▸ YOUR GOAL:
Give the number of lines in these entries that contain the string "state", with no further comment.

Collected data:
------------------------------------------------------------------------
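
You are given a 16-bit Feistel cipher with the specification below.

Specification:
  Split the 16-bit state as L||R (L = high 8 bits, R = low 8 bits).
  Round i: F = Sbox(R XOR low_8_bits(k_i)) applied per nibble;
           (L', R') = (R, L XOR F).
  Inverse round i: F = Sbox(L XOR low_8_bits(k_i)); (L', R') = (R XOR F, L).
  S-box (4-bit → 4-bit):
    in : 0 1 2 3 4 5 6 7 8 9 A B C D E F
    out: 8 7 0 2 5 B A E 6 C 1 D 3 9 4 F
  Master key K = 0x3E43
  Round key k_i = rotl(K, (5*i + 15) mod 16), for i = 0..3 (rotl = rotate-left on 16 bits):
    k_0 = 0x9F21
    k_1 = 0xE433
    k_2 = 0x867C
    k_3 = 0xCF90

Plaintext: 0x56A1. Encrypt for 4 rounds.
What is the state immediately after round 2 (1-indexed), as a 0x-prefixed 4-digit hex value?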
------------------------------------------------------------------------
▸ ANSWER SPACE:
2